Provided information:

▬▬▬▬▬▬

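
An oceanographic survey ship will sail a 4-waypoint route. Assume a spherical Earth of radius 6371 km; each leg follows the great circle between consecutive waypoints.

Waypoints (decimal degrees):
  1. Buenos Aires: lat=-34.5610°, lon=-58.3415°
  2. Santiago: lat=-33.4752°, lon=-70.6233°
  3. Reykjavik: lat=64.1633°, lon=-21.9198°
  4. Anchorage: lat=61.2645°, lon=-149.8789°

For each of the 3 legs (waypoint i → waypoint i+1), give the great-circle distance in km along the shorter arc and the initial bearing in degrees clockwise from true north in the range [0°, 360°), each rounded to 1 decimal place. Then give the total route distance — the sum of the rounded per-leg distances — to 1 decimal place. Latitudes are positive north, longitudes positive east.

Leg 1: dist=1137.7 km, bearing=272.6°
Leg 2: dist=11660.4 km, bearing=19.8°
Leg 3: dist=5412.5 km, bearing=329.7°
Total: 18210.6 km

Leg 1: φ1=-0.6032032, φ2=-0.5842525, Δφ=0.0189508, Δλ=-0.2143578 rad; a=sin²(Δφ/2)+cosφ1·cosφ2·sin²(Δλ/2)=0.0079504893; c=2·atan2(√a, √(1-a))=0.178568185; dist=6371·c=1137.658 ≈ 1137.7 km; running total=1137.7 km
Leg 1 bearing: y=sinΔλ·cosφ2=-0.17743501, x=cosφ1·sinφ2-sinφ1·cosφ2·cosΔλ=0.00811996; θ=atan2(y, x)=-87.3798° <0 so +360° → 272.6202° ≈ 272.6°
Leg 2: φ1=-0.5842525, φ2=1.1198608, Δφ=1.7041133, Δλ=0.8500364 rad; a=sin²(Δφ/2)+cosφ1·cosφ2·sin²(Δλ/2)=0.6282672929; c=2·atan2(√a, √(1-a))=1.830231415; dist=6371·c=11660.404 ≈ 11660.4 km; running total=12798.1 km
Leg 2 bearing: y=sinΔλ·cosφ2=0.32742426, x=cosφ1·sinφ2-sinφ1·cosφ2·cosΔλ=0.90938625; θ=atan2(y, x)=19.8014° ≈ 19.8°
Leg 3: φ1=1.1198608, φ2=1.0692672, Δφ=-0.0505936, Δλ=-2.2333076 rad; a=sin²(Δφ/2)+cosφ1·cosφ2·sin²(Δλ/2)=0.1698390814; c=2·atan2(√a, √(1-a))=0.849549092; dist=6371·c=5412.477 ≈ 5412.5 km; running total=18210.6 km
Leg 3 bearing: y=sinΔλ·cosφ2=-0.37906066, x=cosφ1·sinφ2-sinφ1·cosφ2·cosΔλ=0.64829629; θ=atan2(y, x)=-30.3149° <0 so +360° → 329.6851° ≈ 329.7°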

▬▬▬▬▬▬

What you will do: The expected output is the exact run of lines from the start of the entries through the line with "4. Anchorage: lat=61.2645°, lon=-149.8789°", inclusive.

Worked solution:
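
An oceanographic survey ship will sail a 4-waypoint route. Assume a spherical Earth of radius 6371 km; each leg follows the great circle between consecutive waypoints.

Waypoints (decimal degrees):
  1. Buenos Aires: lat=-34.5610°, lon=-58.3415°
  2. Santiago: lat=-33.4752°, lon=-70.6233°
  3. Reykjavik: lat=64.1633°, lon=-21.9198°
  4. Anchorage: lat=61.2645°, lon=-149.8789°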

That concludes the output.